[Start of section]

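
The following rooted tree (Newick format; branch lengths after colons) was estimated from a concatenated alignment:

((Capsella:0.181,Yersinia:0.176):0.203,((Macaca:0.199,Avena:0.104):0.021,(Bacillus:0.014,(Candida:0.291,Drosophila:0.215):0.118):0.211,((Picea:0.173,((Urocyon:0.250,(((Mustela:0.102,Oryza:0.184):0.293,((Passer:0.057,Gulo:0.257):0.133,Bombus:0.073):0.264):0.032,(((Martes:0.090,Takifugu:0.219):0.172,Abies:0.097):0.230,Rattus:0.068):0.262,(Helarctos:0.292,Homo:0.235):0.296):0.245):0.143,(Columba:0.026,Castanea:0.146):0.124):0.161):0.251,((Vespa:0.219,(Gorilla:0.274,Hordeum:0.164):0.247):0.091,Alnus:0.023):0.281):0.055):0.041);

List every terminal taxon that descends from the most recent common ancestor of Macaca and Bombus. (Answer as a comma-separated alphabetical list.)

Tracing Macaca: it sits inside (Macaca,Avena).
Tracing Bombus: it sits inside ((Passer,Gulo),Bombus).
The smallest clade enclosing both is ((Macaca,Avena),(Bacillus,(Candida,Drosophila)),((Picea,((Urocyon,(((Mustela,Oryza),((Passer,Gulo),Bombus)),(((Martes,Takifugu),Abies),Rattus),(Helarctos,Homo))),(Columba,Castanea))),((Vespa,(Gorilla,Hordeum)),Alnus))); the answer is its 24 terminal taxa in alphabetical order.

Abies, Alnus, Avena, Bacillus, Bombus, Candida, Castanea, Columba, Drosophila, Gorilla, Gulo, Helarctos, Homo, Hordeum, Macaca, Martes, Mustela, Oryza, Passer, Picea, Rattus, Takifugu, Urocyon, Vespa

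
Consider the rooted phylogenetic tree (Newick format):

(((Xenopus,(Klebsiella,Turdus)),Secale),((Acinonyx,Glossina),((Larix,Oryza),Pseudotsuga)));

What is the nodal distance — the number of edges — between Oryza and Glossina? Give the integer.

The MRCA of Oryza and Glossina is the node subtending ((Acinonyx,Glossina),((Larix,Oryza),Pseudotsuga)).
From Oryza up to that node: 3 branches. From Glossina up to the same node: 2 branches. Total: 3 + 2 = 5.

5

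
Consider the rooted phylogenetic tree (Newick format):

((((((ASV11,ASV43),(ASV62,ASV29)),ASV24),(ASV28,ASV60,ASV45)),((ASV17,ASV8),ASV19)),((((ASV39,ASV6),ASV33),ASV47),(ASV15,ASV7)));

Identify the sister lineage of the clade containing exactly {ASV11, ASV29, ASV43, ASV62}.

ASV24

The clade containing exactly {ASV11, ASV29, ASV43, ASV62} attaches to the tree at the node subtending (((ASV11,ASV43),(ASV62,ASV29)),ASV24).
The other lineage descending from that same node — the sister group — is the single tip ASV24.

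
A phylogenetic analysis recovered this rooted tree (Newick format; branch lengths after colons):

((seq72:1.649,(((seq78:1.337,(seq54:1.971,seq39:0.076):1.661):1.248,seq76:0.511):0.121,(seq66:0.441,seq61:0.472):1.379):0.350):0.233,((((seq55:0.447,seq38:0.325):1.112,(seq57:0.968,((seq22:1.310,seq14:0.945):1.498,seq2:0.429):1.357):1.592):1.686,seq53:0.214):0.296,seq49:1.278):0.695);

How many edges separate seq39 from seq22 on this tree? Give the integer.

13

The MRCA of seq39 and seq22 is the root of the tree.
From seq39 up to that node: 6 branches. From seq22 up to the same node: 7 branches. Total: 6 + 7 = 13.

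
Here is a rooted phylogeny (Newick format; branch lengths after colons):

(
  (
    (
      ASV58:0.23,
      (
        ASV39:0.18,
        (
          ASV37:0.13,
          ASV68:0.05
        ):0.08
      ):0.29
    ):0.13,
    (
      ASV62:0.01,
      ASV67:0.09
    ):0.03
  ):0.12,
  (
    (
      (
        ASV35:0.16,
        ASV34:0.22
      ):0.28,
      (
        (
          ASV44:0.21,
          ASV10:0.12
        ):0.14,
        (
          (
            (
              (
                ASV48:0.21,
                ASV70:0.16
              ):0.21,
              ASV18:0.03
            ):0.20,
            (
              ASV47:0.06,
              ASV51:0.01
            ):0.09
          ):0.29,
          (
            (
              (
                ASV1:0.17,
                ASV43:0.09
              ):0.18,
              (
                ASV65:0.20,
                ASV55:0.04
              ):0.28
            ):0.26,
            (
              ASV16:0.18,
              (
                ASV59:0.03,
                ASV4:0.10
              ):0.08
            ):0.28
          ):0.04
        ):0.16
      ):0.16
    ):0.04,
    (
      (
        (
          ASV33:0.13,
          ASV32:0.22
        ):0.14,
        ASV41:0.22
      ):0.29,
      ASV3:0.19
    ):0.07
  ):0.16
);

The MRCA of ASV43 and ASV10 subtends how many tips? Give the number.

The MRCA of ASV43 and ASV10 is the node subtending ((ASV44,ASV10),((((ASV48,ASV70),ASV18),(ASV47,ASV51)),(((ASV1,ASV43),(ASV65,ASV55)),(ASV16,(ASV59,ASV4))))).
That clade contains 14 terminal taxa: ASV1, ASV10, ASV16, ASV18, ASV4, ASV43, ASV44, ASV47, ASV48, ASV51, ASV55, ASV59, ASV65, ASV70.

14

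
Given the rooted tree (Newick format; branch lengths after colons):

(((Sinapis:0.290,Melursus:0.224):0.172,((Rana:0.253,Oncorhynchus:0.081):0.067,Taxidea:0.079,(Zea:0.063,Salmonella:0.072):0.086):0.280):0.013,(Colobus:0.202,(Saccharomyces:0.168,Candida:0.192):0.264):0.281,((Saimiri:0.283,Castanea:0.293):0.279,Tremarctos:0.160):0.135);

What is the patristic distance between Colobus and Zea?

The path runs Colobus → … → MRCA → … → Zea; the MRCA is the root of the tree.
Branch lengths along that path: 0.202 + 0.281 + 0.013 + 0.280 + 0.086 + 0.063 = 0.925.

0.925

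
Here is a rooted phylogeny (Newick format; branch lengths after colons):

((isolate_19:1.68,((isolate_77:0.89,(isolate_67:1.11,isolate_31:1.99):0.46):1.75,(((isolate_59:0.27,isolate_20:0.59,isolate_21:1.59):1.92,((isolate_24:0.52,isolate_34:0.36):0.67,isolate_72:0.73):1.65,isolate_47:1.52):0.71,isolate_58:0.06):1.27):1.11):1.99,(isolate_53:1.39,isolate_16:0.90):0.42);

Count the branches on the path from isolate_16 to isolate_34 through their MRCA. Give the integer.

9

The MRCA of isolate_16 and isolate_34 is the root of the tree.
From isolate_16 up to that node: 2 branches. From isolate_34 up to the same node: 7 branches. Total: 2 + 7 = 9.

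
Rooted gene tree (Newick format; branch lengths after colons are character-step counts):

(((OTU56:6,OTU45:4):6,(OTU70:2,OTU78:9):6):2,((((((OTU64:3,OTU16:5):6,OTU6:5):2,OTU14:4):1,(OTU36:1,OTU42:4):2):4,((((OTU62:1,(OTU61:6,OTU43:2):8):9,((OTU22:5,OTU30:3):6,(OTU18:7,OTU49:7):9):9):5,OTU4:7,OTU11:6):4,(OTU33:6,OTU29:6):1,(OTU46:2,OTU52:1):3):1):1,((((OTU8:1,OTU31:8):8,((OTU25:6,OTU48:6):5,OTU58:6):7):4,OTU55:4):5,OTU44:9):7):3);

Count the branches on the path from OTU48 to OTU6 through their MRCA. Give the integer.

11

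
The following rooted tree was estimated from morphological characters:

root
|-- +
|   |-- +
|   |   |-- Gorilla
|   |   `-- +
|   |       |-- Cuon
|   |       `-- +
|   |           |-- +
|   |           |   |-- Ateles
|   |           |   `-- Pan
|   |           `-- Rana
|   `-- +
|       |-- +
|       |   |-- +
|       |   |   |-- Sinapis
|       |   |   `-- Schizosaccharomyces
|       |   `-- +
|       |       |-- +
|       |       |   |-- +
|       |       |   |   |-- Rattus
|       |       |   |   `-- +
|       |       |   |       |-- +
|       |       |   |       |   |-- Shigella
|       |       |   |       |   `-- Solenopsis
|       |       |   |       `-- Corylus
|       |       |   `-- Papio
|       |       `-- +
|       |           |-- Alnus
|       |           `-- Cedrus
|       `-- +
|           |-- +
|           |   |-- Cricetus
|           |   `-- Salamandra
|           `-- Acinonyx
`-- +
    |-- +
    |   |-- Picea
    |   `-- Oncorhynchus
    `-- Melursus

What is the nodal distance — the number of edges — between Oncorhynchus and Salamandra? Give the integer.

The MRCA of Oncorhynchus and Salamandra is the root of the tree.
From Oncorhynchus up to that node: 3 branches. From Salamandra up to the same node: 5 branches. Total: 3 + 5 = 8.

8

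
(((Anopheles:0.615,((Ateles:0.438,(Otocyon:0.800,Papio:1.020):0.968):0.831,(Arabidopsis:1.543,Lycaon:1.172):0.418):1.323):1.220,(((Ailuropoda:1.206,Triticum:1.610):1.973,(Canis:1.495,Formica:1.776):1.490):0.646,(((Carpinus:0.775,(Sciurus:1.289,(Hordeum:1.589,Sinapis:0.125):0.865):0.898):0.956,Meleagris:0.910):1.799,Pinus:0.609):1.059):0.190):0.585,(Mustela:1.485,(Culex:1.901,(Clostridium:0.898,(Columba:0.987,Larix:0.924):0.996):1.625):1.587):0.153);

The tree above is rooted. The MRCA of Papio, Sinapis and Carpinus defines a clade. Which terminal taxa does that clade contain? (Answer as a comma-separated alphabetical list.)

Tracing Papio: it sits inside (Otocyon,Papio).
Tracing Sinapis: it sits inside (Hordeum,Sinapis).
Tracing Carpinus: it sits inside (Carpinus,(Sciurus,(Hordeum,Sinapis))).
The smallest clade enclosing all 3 is ((Anopheles,((Ateles,(Otocyon,Papio)),(Arabidopsis,Lycaon))),(((Ailuropoda,Triticum),(Canis,Formica)),(((Carpinus,(Sciurus,(Hordeum,Sinapis))),Meleagris),Pinus))); the answer is its 16 terminal taxa in alphabetical order.

Ailuropoda, Anopheles, Arabidopsis, Ateles, Canis, Carpinus, Formica, Hordeum, Lycaon, Meleagris, Otocyon, Papio, Pinus, Sciurus, Sinapis, Triticum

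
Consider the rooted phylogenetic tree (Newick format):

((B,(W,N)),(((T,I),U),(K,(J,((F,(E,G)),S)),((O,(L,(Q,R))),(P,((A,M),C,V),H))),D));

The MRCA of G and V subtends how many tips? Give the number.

The MRCA of G and V is the node subtending (K,(J,((F,(E,G)),S)),((O,(L,(Q,R))),(P,((A,M),C,V),H))).
That clade contains 16 terminal taxa: A, C, E, F, G, H, J, K, L, M, O, P, Q, R, S, V.

16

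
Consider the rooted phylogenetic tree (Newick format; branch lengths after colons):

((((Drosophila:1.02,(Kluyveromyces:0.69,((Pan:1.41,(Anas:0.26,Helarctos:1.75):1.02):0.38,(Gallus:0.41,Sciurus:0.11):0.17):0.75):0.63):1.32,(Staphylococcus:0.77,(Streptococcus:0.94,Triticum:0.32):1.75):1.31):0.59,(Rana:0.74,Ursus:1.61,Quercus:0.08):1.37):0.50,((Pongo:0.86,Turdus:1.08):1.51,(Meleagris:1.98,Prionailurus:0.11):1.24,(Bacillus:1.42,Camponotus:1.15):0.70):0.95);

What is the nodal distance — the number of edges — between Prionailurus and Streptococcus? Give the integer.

8

The MRCA of Prionailurus and Streptococcus is the root of the tree.
From Prionailurus up to that node: 3 branches. From Streptococcus up to the same node: 5 branches. Total: 3 + 5 = 8.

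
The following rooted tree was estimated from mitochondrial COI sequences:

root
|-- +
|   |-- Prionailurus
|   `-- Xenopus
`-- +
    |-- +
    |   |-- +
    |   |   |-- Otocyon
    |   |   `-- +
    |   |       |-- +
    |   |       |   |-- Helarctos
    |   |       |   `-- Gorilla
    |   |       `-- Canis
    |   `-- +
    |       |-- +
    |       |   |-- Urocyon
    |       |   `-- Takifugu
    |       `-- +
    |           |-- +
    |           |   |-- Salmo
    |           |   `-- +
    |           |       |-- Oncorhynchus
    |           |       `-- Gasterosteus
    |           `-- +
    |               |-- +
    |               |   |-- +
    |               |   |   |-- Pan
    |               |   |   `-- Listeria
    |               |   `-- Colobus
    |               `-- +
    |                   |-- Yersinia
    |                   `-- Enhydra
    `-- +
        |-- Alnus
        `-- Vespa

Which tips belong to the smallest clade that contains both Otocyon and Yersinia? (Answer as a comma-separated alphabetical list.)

Tracing Otocyon: it sits inside (Otocyon,((Helarctos,Gorilla),Canis)).
Tracing Yersinia: it sits inside (Yersinia,Enhydra).
The smallest clade enclosing both is ((Otocyon,((Helarctos,Gorilla),Canis)),((Urocyon,Takifugu),((Salmo,(Oncorhynchus,Gasterosteus)),(((Pan,Listeria),Colobus),(Yersinia,Enhydra))))); the answer is its 14 terminal taxa in alphabetical order.

Canis, Colobus, Enhydra, Gasterosteus, Gorilla, Helarctos, Listeria, Oncorhynchus, Otocyon, Pan, Salmo, Takifugu, Urocyon, Yersinia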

[End of section]

→ **Task to complete**
Would you copy out each line of the records above where the word "following" occurs?

→ **Response area**
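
The following rooted tree (Newick format; branch lengths after colons) was estimated from a concatenated alignment:
The following rooted tree was estimated from morphological characters:
The following rooted tree was estimated from mitochondrial COI sequences: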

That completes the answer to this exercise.